## Raw data
------------------------------------
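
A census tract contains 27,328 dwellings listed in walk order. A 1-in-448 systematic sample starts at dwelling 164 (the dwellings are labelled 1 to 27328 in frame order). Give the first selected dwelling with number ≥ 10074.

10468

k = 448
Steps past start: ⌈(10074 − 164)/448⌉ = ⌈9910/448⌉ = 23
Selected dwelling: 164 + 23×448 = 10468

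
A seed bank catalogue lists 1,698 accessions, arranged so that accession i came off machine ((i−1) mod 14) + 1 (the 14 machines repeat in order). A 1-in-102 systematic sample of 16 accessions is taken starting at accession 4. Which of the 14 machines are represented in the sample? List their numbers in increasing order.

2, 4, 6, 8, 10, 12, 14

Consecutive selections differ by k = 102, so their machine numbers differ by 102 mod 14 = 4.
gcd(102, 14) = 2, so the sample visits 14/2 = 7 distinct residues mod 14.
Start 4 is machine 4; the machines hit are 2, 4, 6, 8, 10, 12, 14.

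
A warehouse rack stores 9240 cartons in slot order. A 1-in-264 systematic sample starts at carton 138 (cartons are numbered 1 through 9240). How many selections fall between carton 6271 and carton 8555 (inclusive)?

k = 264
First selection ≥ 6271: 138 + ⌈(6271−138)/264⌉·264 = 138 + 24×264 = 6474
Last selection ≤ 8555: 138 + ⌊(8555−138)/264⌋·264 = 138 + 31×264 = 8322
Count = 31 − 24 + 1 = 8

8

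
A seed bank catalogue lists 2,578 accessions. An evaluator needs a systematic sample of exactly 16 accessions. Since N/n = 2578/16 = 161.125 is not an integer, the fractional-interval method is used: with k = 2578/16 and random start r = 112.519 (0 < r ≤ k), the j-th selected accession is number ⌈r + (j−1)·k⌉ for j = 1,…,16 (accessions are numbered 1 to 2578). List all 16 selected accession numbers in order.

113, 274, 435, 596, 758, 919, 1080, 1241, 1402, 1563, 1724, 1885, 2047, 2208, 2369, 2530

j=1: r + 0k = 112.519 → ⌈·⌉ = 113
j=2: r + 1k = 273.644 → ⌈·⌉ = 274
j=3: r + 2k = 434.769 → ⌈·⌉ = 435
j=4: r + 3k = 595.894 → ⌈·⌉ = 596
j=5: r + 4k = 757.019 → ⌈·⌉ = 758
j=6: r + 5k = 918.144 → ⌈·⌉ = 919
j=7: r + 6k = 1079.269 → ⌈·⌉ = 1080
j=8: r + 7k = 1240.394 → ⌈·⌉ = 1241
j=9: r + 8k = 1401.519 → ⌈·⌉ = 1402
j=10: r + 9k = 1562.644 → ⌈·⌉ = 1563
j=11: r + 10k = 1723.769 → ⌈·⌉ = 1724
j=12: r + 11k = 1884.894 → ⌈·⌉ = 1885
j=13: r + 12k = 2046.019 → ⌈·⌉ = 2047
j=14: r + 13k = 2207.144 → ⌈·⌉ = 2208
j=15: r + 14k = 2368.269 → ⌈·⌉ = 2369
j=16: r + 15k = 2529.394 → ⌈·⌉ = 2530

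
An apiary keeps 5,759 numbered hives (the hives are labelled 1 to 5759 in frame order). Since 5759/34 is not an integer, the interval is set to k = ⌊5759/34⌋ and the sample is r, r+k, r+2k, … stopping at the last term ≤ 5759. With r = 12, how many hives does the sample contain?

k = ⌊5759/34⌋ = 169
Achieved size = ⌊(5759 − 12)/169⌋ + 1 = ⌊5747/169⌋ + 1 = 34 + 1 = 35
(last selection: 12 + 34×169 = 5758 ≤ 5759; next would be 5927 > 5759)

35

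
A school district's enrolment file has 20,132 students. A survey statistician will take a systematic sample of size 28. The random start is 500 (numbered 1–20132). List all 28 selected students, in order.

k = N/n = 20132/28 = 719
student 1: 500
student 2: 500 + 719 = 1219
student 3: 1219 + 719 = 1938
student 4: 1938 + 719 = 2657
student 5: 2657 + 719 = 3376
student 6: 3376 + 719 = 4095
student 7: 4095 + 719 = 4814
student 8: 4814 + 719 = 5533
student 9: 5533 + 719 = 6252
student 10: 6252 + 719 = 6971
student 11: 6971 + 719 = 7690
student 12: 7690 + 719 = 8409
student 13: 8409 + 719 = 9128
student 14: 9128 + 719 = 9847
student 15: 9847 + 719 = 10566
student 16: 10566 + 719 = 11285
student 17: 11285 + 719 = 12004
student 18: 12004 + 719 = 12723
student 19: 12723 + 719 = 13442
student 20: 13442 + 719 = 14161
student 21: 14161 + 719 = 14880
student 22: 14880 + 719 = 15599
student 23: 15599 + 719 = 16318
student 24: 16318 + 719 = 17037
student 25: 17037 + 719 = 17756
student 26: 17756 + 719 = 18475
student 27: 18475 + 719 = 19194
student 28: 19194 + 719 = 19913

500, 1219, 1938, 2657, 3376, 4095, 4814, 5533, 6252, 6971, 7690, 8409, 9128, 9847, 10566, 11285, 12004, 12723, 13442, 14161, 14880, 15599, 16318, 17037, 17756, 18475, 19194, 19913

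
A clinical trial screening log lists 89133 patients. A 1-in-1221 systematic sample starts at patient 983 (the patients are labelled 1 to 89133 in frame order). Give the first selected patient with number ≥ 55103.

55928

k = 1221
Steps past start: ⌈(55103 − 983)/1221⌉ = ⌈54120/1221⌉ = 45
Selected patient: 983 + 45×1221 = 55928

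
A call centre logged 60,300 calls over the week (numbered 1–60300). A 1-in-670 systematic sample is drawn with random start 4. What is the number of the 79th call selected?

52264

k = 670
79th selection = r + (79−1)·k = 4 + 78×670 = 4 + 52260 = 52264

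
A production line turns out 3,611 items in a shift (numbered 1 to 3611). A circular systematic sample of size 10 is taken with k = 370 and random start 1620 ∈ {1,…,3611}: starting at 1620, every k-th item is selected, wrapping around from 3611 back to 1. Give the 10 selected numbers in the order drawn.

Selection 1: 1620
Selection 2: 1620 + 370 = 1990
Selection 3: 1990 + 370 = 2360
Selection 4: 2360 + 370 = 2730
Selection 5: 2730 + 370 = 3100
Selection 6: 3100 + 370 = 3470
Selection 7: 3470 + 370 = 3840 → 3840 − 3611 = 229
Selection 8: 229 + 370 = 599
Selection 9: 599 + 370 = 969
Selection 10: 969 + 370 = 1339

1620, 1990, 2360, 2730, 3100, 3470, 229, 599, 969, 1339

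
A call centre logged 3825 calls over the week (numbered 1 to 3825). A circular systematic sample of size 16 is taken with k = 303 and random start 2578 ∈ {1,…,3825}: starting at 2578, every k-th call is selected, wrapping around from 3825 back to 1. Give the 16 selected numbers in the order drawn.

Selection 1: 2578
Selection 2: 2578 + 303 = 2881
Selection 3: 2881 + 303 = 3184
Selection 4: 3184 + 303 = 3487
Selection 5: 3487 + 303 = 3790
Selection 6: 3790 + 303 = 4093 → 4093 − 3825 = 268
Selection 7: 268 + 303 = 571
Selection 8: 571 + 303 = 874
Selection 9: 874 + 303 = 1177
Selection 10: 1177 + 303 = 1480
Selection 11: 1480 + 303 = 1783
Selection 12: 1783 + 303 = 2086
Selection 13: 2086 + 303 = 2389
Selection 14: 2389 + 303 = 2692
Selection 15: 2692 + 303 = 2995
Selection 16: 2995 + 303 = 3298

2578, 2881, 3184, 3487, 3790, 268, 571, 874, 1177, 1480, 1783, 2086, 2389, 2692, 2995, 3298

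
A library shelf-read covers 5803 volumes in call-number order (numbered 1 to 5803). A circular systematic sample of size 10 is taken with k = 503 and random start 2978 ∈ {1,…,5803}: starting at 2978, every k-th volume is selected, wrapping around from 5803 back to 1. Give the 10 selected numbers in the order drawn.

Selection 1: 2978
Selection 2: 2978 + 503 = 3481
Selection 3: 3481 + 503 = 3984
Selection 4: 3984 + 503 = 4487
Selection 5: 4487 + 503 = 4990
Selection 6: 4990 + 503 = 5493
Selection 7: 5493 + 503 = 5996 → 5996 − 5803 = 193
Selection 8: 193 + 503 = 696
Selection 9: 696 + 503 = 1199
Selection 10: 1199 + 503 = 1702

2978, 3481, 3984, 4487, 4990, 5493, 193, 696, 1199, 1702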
------------------------------------
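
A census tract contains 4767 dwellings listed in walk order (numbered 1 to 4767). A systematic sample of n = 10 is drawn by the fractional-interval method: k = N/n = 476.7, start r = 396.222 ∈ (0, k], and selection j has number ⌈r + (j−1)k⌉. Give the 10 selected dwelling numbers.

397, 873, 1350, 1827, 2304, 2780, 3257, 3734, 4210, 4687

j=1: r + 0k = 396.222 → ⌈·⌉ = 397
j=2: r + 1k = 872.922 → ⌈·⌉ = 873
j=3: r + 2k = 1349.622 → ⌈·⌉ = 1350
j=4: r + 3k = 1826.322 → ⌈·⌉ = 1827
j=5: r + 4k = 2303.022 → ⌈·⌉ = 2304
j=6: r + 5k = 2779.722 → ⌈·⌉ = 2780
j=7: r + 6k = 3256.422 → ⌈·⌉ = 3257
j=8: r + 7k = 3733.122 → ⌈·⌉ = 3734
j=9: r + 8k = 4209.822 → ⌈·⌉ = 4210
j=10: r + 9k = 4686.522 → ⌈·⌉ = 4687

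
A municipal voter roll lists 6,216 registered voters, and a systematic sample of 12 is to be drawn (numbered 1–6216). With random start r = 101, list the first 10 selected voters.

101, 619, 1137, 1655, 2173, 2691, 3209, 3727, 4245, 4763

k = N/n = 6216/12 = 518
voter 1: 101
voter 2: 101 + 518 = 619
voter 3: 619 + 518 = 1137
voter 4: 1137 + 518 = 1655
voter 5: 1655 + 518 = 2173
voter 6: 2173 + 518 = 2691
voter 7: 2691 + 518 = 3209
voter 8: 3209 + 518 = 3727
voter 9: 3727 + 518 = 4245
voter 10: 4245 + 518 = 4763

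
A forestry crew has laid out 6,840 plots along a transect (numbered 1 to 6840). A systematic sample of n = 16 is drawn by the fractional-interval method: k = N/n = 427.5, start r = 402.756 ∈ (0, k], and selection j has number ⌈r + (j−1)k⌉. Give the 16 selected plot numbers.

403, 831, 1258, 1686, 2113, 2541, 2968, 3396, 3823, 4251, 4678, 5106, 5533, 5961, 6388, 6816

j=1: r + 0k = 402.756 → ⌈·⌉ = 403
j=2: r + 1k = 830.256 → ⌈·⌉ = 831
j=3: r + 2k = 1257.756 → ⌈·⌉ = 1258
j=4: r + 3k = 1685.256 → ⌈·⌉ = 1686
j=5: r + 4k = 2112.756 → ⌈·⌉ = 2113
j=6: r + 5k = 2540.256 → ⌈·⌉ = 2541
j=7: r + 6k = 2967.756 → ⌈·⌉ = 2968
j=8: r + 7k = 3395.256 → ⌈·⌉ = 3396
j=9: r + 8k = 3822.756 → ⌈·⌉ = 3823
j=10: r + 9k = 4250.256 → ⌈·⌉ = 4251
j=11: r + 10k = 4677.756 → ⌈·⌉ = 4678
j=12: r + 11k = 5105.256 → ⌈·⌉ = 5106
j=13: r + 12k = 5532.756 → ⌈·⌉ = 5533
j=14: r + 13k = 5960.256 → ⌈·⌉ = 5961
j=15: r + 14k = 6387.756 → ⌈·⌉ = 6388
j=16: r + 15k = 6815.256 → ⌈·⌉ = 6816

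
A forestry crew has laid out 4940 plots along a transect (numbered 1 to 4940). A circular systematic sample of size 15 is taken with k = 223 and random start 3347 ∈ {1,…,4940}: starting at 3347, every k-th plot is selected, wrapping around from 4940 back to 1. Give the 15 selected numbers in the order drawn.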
------------------------------------
## Exercise description
From the records above, extract exactly and only the lines that begin at the line with "A municipal voter" and stop after the line with "A forestry crew has laid out 4940".

## Exercise answer
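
A municipal voter roll lists 6,216 registered voters, and a systematic sample of 12 is to be drawn (numbered 1–6216). With random start r = 101, list the first 10 selected voters.

101, 619, 1137, 1655, 2173, 2691, 3209, 3727, 4245, 4763

k = N/n = 6216/12 = 518
voter 1: 101
voter 2: 101 + 518 = 619
voter 3: 619 + 518 = 1137
voter 4: 1137 + 518 = 1655
voter 5: 1655 + 518 = 2173
voter 6: 2173 + 518 = 2691
voter 7: 2691 + 518 = 3209
voter 8: 3209 + 518 = 3727
voter 9: 3727 + 518 = 4245
voter 10: 4245 + 518 = 4763

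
A forestry crew has laid out 6,840 plots along a transect (numbered 1 to 6840). A systematic sample of n = 16 is drawn by the fractional-interval method: k = N/n = 427.5, start r = 402.756 ∈ (0, k], and selection j has number ⌈r + (j−1)k⌉. Give the 16 selected plot numbers.

403, 831, 1258, 1686, 2113, 2541, 2968, 3396, 3823, 4251, 4678, 5106, 5533, 5961, 6388, 6816

j=1: r + 0k = 402.756 → ⌈·⌉ = 403
j=2: r + 1k = 830.256 → ⌈·⌉ = 831
j=3: r + 2k = 1257.756 → ⌈·⌉ = 1258
j=4: r + 3k = 1685.256 → ⌈·⌉ = 1686
j=5: r + 4k = 2112.756 → ⌈·⌉ = 2113
j=6: r + 5k = 2540.256 → ⌈·⌉ = 2541
j=7: r + 6k = 2967.756 → ⌈·⌉ = 2968
j=8: r + 7k = 3395.256 → ⌈·⌉ = 3396
j=9: r + 8k = 3822.756 → ⌈·⌉ = 3823
j=10: r + 9k = 4250.256 → ⌈·⌉ = 4251
j=11: r + 10k = 4677.756 → ⌈·⌉ = 4678
j=12: r + 11k = 5105.256 → ⌈·⌉ = 5106
j=13: r + 12k = 5532.756 → ⌈·⌉ = 5533
j=14: r + 13k = 5960.256 → ⌈·⌉ = 5961
j=15: r + 14k = 6387.756 → ⌈·⌉ = 6388
j=16: r + 15k = 6815.256 → ⌈·⌉ = 6816

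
A forestry crew has laid out 4940 plots along a transect (numbered 1 to 4940). A circular systematic sample of size 15 is taken with k = 223 and random start 3347 ∈ {1,…,4940}: starting at 3347, every k-th plot is selected, wrapping around from 4940 back to 1. Give the 15 selected numbers in the order drawn.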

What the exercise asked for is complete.